* [What is being asked]: In the data below, count how many lines contain "investment" and give that number by itself.

Stored data
- Opening Delimiter -

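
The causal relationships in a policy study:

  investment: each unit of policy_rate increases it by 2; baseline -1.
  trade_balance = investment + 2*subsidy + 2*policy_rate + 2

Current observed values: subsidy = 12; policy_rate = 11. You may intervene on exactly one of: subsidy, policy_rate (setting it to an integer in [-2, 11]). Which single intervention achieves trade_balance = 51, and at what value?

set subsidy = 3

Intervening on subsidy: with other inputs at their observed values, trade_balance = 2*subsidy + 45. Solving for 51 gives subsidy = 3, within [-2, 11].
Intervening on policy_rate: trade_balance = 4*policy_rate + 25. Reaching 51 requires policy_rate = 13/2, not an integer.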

- Closing Delimiter -
- Opening Delimiter -

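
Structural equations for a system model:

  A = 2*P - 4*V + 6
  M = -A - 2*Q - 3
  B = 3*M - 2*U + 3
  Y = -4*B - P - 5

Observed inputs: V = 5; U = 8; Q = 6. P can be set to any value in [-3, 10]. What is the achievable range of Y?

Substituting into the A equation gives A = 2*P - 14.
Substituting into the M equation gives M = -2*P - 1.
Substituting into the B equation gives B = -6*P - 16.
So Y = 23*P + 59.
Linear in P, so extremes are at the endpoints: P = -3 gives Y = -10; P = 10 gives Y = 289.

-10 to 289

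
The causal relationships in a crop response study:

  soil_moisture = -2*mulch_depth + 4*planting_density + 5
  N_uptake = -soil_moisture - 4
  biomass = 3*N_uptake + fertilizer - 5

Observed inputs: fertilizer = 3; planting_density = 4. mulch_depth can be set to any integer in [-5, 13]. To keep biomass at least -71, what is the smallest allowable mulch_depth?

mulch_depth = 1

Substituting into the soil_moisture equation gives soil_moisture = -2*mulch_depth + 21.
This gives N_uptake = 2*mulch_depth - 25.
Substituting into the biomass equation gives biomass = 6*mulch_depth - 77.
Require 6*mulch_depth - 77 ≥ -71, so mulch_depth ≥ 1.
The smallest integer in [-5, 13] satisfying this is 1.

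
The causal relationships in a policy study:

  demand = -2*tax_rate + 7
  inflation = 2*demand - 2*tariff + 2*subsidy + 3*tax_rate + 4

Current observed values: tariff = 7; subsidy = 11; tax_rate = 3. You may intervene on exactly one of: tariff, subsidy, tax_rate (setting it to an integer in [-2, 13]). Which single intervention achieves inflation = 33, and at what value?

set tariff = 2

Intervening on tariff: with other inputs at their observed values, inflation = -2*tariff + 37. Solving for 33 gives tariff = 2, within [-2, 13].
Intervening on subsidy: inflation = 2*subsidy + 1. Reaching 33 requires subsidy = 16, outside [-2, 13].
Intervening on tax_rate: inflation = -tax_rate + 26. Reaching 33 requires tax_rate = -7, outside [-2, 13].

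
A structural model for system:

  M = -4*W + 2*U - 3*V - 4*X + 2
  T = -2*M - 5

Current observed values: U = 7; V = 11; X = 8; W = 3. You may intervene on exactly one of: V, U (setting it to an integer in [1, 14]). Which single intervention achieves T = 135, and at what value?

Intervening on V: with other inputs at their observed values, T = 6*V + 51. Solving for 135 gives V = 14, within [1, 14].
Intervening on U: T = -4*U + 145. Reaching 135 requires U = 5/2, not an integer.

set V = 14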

- Closing Delimiter -

* [Exercise solution]: 2